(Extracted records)
================================

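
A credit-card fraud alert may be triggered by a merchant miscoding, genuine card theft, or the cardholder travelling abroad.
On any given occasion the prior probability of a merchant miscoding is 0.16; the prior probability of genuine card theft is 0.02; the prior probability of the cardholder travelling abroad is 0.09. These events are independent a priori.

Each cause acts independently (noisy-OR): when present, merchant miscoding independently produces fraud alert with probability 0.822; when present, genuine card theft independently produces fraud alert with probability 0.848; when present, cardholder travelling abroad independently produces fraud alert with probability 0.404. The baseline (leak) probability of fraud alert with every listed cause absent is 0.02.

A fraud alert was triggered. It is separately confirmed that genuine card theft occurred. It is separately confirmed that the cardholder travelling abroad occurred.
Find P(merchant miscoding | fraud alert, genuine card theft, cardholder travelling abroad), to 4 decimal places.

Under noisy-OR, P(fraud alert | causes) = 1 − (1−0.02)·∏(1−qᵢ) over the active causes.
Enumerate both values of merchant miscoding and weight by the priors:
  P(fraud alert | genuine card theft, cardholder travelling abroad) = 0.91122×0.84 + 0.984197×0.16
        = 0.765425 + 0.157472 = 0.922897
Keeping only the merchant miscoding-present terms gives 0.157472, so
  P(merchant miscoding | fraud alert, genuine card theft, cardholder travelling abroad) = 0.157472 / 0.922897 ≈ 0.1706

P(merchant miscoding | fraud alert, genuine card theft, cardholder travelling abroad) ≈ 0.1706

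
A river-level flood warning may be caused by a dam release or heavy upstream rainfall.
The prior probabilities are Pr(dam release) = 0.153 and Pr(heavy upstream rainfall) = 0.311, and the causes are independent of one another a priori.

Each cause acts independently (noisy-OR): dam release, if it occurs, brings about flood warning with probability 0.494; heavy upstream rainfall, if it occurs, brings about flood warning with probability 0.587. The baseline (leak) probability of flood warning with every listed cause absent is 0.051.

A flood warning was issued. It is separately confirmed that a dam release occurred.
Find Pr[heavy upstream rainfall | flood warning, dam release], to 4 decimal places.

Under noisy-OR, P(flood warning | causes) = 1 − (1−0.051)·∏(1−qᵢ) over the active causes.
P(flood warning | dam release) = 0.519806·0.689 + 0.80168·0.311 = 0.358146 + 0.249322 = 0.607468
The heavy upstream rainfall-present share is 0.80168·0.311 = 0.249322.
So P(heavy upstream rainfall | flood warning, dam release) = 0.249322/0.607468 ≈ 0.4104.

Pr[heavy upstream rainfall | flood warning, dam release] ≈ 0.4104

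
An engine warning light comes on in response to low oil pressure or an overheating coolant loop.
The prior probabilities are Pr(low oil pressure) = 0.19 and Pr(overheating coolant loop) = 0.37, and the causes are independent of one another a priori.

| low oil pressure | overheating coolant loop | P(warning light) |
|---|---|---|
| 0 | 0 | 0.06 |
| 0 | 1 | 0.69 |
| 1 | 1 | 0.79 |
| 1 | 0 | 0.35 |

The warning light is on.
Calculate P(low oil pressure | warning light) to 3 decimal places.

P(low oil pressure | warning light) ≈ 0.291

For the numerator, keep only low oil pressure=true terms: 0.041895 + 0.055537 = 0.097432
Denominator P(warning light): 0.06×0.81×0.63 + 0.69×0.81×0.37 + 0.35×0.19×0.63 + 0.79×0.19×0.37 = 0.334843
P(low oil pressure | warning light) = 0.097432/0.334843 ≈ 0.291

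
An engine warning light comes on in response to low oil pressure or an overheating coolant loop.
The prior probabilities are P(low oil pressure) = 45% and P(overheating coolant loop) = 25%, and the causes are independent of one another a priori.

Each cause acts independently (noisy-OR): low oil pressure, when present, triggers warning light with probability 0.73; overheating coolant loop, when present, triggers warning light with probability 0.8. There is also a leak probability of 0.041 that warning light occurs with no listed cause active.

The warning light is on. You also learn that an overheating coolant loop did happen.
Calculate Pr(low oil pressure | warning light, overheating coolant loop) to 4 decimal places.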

================================

**Work to complete**
After reading the lines above, reproduce them all exactly.

**Task response**
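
A credit-card fraud alert may be triggered by a merchant miscoding, genuine card theft, or the cardholder travelling abroad.
On any given occasion the prior probability of a merchant miscoding is 0.16; the prior probability of genuine card theft is 0.02; the prior probability of the cardholder travelling abroad is 0.09. These events are independent a priori.

Each cause acts independently (noisy-OR): when present, merchant miscoding independently produces fraud alert with probability 0.822; when present, genuine card theft independently produces fraud alert with probability 0.848; when present, cardholder travelling abroad independently produces fraud alert with probability 0.404. The baseline (leak) probability of fraud alert with every listed cause absent is 0.02.

A fraud alert was triggered. It is separately confirmed that genuine card theft occurred. It is separately confirmed that the cardholder travelling abroad occurred.
Find P(merchant miscoding | fraud alert, genuine card theft, cardholder travelling abroad), to 4 decimal places.

Under noisy-OR, P(fraud alert | causes) = 1 − (1−0.02)·∏(1−qᵢ) over the active causes.
Enumerate both values of merchant miscoding and weight by the priors:
  P(fraud alert | genuine card theft, cardholder travelling abroad) = 0.91122×0.84 + 0.984197×0.16
        = 0.765425 + 0.157472 = 0.922897
Keeping only the merchant miscoding-present terms gives 0.157472, so
  P(merchant miscoding | fraud alert, genuine card theft, cardholder travelling abroad) = 0.157472 / 0.922897 ≈ 0.1706

P(merchant miscoding | fraud alert, genuine card theft, cardholder travelling abroad) ≈ 0.1706

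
A river-level flood warning may be caused by a dam release or heavy upstream rainfall.
The prior probabilities are Pr(dam release) = 0.153 and Pr(heavy upstream rainfall) = 0.311, and the causes are independent of one another a priori.

Each cause acts independently (noisy-OR): dam release, if it occurs, brings about flood warning with probability 0.494; heavy upstream rainfall, if it occurs, brings about flood warning with probability 0.587. The baseline (leak) probability of flood warning with every listed cause absent is 0.051.

A flood warning was issued. It is separately confirmed that a dam release occurred.
Find Pr[heavy upstream rainfall | flood warning, dam release], to 4 decimal places.

Under noisy-OR, P(flood warning | causes) = 1 − (1−0.051)·∏(1−qᵢ) over the active causes.
P(flood warning | dam release) = 0.519806·0.689 + 0.80168·0.311 = 0.358146 + 0.249322 = 0.607468
The heavy upstream rainfall-present share is 0.80168·0.311 = 0.249322.
So P(heavy upstream rainfall | flood warning, dam release) = 0.249322/0.607468 ≈ 0.4104.

Pr[heavy upstream rainfall | flood warning, dam release] ≈ 0.4104

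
An engine warning light comes on in response to low oil pressure or an overheating coolant loop.
The prior probabilities are Pr(low oil pressure) = 0.19 and Pr(overheating coolant loop) = 0.37, and the causes are independent of one another a priori.

| low oil pressure | overheating coolant loop | P(warning light) |
|---|---|---|
| 0 | 0 | 0.06 |
| 0 | 1 | 0.69 |
| 1 | 1 | 0.79 |
| 1 | 0 | 0.35 |

The warning light is on.
Calculate P(low oil pressure | warning light) to 3 decimal places.

P(low oil pressure | warning light) ≈ 0.291

For the numerator, keep only low oil pressure=true terms: 0.041895 + 0.055537 = 0.097432
Denominator P(warning light): 0.06×0.81×0.63 + 0.69×0.81×0.37 + 0.35×0.19×0.63 + 0.79×0.19×0.37 = 0.334843
P(low oil pressure | warning light) = 0.097432/0.334843 ≈ 0.291

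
An engine warning light comes on in response to low oil pressure or an overheating coolant loop.
The prior probabilities are P(low oil pressure) = 45% and P(overheating coolant loop) = 25%, and the causes are independent of one another a priori.

Each cause acts independently (noisy-OR): low oil pressure, when present, triggers warning light with probability 0.73; overheating coolant loop, when present, triggers warning light with probability 0.8. There is also a leak probability of 0.041 that warning light occurs with no listed cause active.

The warning light is on. You also learn that an overheating coolant loop did happen.
Calculate Pr(low oil pressure | warning light, overheating coolant loop) to 4 decimal places.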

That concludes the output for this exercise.